Reproduce all entries word for word.

Given information
════════

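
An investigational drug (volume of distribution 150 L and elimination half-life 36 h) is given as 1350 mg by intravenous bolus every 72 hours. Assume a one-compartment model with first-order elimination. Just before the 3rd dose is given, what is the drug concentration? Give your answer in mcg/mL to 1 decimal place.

2.8 mcg/mL

f = (1/2)^(τ/t½) = (1/2)^(72/36) ≈ 0.2500.
C₀ = D/Vd = 1350/150 ≈ 9.000 mcg/mL.
Before the 3rd dose, 2 doses have been given. Superposition: Cmin = C₀·(f + f²).
≈ 9.000 × (0.2500 + 0.0625) ≈ 9.000 × 0.3125 ≈ 2.812 mcg/mL.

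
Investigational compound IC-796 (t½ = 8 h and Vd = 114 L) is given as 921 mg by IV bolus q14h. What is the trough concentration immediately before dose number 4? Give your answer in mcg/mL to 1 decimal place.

3.3 mcg/mL

f = (1/2)^(τ/t½) = (1/2)^(14/8) ≈ 0.2973.
C₀ = D/Vd = 921/114 ≈ 8.079 mcg/mL.
Before the 4th dose, 3 doses have been given. Superposition: Cmin = C₀·(f + f² + … + f^3).
≈ 8.079 × (0.2973 + 0.0884 + 0.0263) ≈ 8.079 × 0.4120 ≈ 3.329 mcg/mL.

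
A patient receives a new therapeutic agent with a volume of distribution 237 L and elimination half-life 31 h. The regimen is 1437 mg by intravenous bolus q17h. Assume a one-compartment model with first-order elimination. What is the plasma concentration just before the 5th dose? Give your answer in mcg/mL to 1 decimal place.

f = (1/2)^(τ/t½) = (1/2)^(17/31) ≈ 0.6838.
C₀ = D/Vd = 1437/237 ≈ 6.063 mcg/mL.
Before the 5th dose, 4 doses have been given. Superposition: Cmin = C₀·(f + f² + … + f^4).
≈ 6.063 × (0.6838 + 0.4676 + 0.3197 + 0.2186) ≈ 6.063 × 1.6897 ≈ 10.245 mcg/mL.

10.2 mcg/mL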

════════

Expected answer
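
An investigational drug (volume of distribution 150 L and elimination half-life 36 h) is given as 1350 mg by intravenous bolus every 72 hours. Assume a one-compartment model with first-order elimination. Just before the 3rd dose is given, what is the drug concentration? Give your answer in mcg/mL to 1 decimal place.

2.8 mcg/mL

f = (1/2)^(τ/t½) = (1/2)^(72/36) ≈ 0.2500.
C₀ = D/Vd = 1350/150 ≈ 9.000 mcg/mL.
Before the 3rd dose, 2 doses have been given. Superposition: Cmin = C₀·(f + f²).
≈ 9.000 × (0.2500 + 0.0625) ≈ 9.000 × 0.3125 ≈ 2.812 mcg/mL.

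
Investigational compound IC-796 (t½ = 8 h and Vd = 114 L) is given as 921 mg by IV bolus q14h. What is the trough concentration immediately before dose number 4? Give your answer in mcg/mL to 1 decimal place.

3.3 mcg/mL

f = (1/2)^(τ/t½) = (1/2)^(14/8) ≈ 0.2973.
C₀ = D/Vd = 921/114 ≈ 8.079 mcg/mL.
Before the 4th dose, 3 doses have been given. Superposition: Cmin = C₀·(f + f² + … + f^3).
≈ 8.079 × (0.2973 + 0.0884 + 0.0263) ≈ 8.079 × 0.4120 ≈ 3.329 mcg/mL.

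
A patient receives a new therapeutic agent with a volume of distribution 237 L and elimination half-life 31 h. The regimen is 1437 mg by intravenous bolus q17h. Assume a one-compartment model with first-order elimination. What is the plasma concentration just before the 5th dose? Give your answer in mcg/mL to 1 decimal place.

f = (1/2)^(τ/t½) = (1/2)^(17/31) ≈ 0.6838.
C₀ = D/Vd = 1437/237 ≈ 6.063 mcg/mL.
Before the 5th dose, 4 doses have been given. Superposition: Cmin = C₀·(f + f² + … + f^4).
≈ 6.063 × (0.6838 + 0.4676 + 0.3197 + 0.2186) ≈ 6.063 × 1.6897 ≈ 10.245 mcg/mL.

10.2 mcg/mL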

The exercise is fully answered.